From the listing below, retype exactly the line holding "Take as the", the line holding "f(n) = -sqrt(4*n", and the lines between them; skip everything else.

━━━━━ Excerpted records

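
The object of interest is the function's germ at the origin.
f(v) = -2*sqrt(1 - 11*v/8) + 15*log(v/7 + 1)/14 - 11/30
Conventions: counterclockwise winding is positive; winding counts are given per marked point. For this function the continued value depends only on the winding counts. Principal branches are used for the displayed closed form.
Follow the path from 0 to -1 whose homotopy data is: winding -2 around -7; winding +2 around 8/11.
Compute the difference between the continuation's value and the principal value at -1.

Continued minus principal equals -(30/7)*pi*i.

The rational part is single-valued and drops out of the difference; each branch term changes only by its own monodromy.
(-2)*sqrt(1 - v/(8/11)): winding +2 is even, the square root returns to the same sheet, contribution 0.
(15/14)*log(1 - v/(-7)): each positive loop around -7 adds 2*pi*i to the log, so winding -2 contributes (15/14)*(-2)*2*pi*i = -(30/7)*pi*i.
Summing the contributions at v = -1 gives -(30/7)*pi*i.


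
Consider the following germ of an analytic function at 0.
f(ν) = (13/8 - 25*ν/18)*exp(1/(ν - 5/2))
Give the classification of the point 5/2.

The point is an essential singularity.

The exponent 1/(ν - (5/2)) has a pole at 5/2, so exp(1/(ν - (5/2))) takes every nonzero value near it: an essential singularity (not a pole of any order).


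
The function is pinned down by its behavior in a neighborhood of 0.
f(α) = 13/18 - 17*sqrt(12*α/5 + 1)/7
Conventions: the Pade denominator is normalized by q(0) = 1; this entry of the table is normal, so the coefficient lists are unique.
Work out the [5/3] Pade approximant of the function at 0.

The Pade approximant has numerator coefficients [-215/126, -393/40, -12843/700, -8361/700, -1377/875, 4131/43750]; denominator coefficients [1, 81/20, 243/50, 81/50].

Taylor coefficients needed (expand at 0): a_0 = -215/126, a_1 = -102/35, a_2 = 306/175, a_3 = -1836/875, a_4 = 2754/875, a_5 = -16524/3125, a_6 = 148716/15625, a_7 = -9815256/546875, a_8 = 95698746/2734375.
Write the denominator as Q(α) = 1 + q1*α + q2*α^2 + q3*α^3. Requiring Q*f - P = O(α^9) with deg P <= 5 kills the coefficients of α^6..α^8 in Q*f:
  α^6: a_6 + q1*a_5 + q2*a_4 + q3*a_3 = 0, i.e. 148716/15625 + (-16524/3125)*q1 + (2754/875)*q2 + (-1836/875)*q3 = 0.
  α^7: a_7 + q1*a_6 + q2*a_5 + q3*a_4 = 0, i.e. -9815256/546875 + (148716/15625)*q1 + (-16524/3125)*q2 + (2754/875)*q3 = 0.
  α^8: a_8 + q1*a_7 + q2*a_6 + q3*a_5 = 0, i.e. 95698746/2734375 + (-9815256/546875)*q1 + (148716/15625)*q2 + (-16524/3125)*q3 = 0.
Solving this linear system: q1 = 81/20, q2 = 243/50, q3 = 81/50.
The numerator is Q*f truncated at degree 5: P0 = a_0 = -215/126; P1 = a_1 + q1*a_0 = -393/40; P2 = a_2 + q1*a_1 + q2*a_0 = -12843/700; P3 = a_3 + q1*a_2 + q2*a_1 + q3*a_0 = -8361/700; P4 = a_4 + q1*a_3 + q2*a_2 + q3*a_1 = -1377/875; P5 = a_5 + q1*a_4 + q2*a_3 + q3*a_2 = 4131/43750.


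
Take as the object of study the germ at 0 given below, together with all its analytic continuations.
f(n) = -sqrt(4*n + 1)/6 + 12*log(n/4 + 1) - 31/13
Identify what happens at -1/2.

The point is a regular point.

There is no denominator, hence no pole anywhere.
Branch term sqrt(1 - n/(-1/4)): argument at -1/2 is -1, nonzero, so -1/2 is not its branch point (a point on a principal cut is still regular for the continued germ).
Branch term log(1 - n/(-4)): argument at -1/2 is 7/8, nonzero, so -1/2 is not its branch point (a point on a principal cut is still regular for the continued germ).
So the germ continues analytically to -1/2.


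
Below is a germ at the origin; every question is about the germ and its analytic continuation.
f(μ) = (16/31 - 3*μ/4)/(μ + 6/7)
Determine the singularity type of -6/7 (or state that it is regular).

The denominator factor μ + 6/7 vanishes at -6/7 and appears to the power 1; the numerator there equals 503/434, nonzero, and no other factor vanishes.
Hence a pole whose order is the multiplicity, 1.

The point is a pole of order 1.


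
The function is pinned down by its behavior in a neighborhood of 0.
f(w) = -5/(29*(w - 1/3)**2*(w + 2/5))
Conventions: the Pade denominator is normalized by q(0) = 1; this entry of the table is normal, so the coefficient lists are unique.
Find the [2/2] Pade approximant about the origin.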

━━━━━━━━━━

Exercise solution ->
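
Take as the object of study the germ at 0 given below, together with all its analytic continuations.
f(n) = -sqrt(4*n + 1)/6 + 12*log(n/4 + 1) - 31/13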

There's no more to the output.